_WORK ITEM:_
From the records below, copy out exactly the lines from the one containing "Answer: 401200/29 ≈ 13834." to the one containing "Answer: 5140/7 ≈ 734.29", both included. Add nothing else.

(Collected data)
= = =

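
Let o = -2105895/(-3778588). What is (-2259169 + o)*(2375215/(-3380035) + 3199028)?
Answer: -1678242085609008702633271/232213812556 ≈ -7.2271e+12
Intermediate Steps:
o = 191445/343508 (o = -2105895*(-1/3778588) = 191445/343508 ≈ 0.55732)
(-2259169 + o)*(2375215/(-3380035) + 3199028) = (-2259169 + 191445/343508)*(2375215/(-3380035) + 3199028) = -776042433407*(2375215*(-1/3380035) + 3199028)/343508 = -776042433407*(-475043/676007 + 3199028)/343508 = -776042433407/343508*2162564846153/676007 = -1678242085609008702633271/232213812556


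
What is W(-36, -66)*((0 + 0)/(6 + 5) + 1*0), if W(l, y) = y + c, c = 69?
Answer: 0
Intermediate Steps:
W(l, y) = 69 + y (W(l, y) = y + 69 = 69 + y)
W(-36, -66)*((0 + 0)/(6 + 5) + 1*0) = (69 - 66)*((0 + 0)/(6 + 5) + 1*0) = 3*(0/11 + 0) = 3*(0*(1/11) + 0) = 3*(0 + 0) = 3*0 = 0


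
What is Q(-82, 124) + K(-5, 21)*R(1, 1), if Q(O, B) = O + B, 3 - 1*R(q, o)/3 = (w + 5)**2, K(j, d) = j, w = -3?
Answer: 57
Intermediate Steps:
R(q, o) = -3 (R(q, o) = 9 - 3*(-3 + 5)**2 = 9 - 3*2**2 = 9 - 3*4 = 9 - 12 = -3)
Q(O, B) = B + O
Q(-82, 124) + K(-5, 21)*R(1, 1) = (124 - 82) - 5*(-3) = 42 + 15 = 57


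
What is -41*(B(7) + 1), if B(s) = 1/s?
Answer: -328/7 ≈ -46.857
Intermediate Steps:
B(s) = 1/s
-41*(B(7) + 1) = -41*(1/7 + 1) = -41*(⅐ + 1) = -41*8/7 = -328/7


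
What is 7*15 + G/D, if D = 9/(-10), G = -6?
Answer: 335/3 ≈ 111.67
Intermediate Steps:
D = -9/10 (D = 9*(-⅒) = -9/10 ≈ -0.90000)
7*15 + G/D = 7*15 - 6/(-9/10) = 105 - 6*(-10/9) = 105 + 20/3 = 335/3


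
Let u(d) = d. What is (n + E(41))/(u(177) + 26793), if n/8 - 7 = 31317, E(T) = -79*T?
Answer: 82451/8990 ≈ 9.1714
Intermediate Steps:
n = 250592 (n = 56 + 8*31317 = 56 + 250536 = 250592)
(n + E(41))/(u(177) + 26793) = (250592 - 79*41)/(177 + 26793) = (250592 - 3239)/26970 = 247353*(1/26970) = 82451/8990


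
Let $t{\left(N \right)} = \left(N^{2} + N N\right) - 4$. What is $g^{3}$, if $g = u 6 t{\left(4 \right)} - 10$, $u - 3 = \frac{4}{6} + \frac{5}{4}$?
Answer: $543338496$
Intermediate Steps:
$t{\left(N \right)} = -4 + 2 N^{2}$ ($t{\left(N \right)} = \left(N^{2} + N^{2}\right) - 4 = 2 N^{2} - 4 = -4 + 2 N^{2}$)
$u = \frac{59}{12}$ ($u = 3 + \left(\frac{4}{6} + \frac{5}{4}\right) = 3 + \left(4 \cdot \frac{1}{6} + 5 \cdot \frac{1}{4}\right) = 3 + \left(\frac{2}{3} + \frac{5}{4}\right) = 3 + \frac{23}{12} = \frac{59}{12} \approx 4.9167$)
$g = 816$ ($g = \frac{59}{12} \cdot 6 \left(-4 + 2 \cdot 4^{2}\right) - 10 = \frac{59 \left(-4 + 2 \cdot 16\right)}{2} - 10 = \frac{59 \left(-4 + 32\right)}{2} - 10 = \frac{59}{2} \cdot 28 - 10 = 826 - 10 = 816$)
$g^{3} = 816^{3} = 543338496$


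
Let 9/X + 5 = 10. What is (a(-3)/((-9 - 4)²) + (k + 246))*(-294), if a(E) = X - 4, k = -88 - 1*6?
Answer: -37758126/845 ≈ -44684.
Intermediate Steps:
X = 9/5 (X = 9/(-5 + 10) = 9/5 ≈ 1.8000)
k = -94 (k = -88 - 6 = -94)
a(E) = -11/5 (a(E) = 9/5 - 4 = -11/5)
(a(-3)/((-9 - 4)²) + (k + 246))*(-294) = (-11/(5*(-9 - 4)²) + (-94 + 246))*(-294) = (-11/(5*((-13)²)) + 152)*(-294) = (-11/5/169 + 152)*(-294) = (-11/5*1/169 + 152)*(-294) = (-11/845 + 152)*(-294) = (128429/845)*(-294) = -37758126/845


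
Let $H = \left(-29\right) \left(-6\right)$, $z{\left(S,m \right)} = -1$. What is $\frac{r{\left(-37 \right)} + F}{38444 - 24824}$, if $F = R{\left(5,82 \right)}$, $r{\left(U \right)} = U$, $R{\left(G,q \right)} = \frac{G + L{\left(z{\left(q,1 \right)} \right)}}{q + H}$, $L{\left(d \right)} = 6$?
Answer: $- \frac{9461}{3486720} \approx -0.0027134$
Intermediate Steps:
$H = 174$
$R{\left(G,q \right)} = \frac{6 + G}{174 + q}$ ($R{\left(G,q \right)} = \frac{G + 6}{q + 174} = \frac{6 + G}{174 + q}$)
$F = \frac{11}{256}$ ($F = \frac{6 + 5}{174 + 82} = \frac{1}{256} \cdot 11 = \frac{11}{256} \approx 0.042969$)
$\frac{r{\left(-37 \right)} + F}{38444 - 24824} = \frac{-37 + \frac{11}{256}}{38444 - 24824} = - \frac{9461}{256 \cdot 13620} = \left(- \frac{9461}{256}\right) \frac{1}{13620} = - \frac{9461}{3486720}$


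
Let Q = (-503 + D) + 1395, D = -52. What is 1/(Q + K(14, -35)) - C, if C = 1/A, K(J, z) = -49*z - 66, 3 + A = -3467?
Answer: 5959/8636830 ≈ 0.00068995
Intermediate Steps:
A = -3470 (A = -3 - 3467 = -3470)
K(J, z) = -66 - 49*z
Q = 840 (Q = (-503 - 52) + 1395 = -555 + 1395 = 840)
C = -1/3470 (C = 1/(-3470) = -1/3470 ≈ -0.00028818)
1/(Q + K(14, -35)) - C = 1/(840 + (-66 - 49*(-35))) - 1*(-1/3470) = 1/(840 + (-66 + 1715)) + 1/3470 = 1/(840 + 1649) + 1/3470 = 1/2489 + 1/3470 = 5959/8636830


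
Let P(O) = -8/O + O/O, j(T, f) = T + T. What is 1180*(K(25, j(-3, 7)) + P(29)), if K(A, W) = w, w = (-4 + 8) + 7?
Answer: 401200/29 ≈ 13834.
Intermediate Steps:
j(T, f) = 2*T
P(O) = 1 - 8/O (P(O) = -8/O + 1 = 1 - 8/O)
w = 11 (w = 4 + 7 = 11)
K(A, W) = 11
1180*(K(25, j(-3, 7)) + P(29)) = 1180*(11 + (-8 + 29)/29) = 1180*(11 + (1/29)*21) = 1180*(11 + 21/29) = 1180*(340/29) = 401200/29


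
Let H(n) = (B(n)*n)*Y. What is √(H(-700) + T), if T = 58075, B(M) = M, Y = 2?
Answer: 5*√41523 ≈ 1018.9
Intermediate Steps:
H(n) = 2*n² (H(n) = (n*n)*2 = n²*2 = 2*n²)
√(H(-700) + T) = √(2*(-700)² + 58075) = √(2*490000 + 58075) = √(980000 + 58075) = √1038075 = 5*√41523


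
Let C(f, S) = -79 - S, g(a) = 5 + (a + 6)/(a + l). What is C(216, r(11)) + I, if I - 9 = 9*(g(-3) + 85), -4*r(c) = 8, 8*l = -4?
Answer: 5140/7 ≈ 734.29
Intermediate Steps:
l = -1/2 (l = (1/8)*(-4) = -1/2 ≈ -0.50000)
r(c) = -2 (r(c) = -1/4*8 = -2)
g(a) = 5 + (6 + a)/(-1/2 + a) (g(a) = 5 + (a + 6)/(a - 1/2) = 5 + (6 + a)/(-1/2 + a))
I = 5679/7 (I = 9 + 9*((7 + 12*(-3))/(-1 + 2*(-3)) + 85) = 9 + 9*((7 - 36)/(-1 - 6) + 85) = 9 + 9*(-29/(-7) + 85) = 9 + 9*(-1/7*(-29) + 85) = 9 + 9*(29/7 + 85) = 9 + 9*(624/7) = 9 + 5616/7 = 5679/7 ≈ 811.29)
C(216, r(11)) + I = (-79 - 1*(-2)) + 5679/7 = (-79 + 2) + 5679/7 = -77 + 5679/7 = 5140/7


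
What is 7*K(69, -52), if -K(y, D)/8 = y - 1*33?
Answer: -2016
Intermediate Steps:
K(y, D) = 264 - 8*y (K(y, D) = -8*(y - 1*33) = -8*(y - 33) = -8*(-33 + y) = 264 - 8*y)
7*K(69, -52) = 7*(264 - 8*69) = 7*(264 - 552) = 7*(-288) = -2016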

= = =

_YOUR RESPONSE:_
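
Answer: 401200/29 ≈ 13834.
Intermediate Steps:
j(T, f) = 2*T
P(O) = 1 - 8/O (P(O) = -8/O + 1 = 1 - 8/O)
w = 11 (w = 4 + 7 = 11)
K(A, W) = 11
1180*(K(25, j(-3, 7)) + P(29)) = 1180*(11 + (-8 + 29)/29) = 1180*(11 + (1/29)*21) = 1180*(11 + 21/29) = 1180*(340/29) = 401200/29


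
Let H(n) = (B(n)*n)*Y. What is √(H(-700) + T), if T = 58075, B(M) = M, Y = 2?
Answer: 5*√41523 ≈ 1018.9
Intermediate Steps:
H(n) = 2*n² (H(n) = (n*n)*2 = n²*2 = 2*n²)
√(H(-700) + T) = √(2*(-700)² + 58075) = √(2*490000 + 58075) = √(980000 + 58075) = √1038075 = 5*√41523


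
Let C(f, S) = -79 - S, g(a) = 5 + (a + 6)/(a + l). What is C(216, r(11)) + I, if I - 9 = 9*(g(-3) + 85), -4*r(c) = 8, 8*l = -4?
Answer: 5140/7 ≈ 734.29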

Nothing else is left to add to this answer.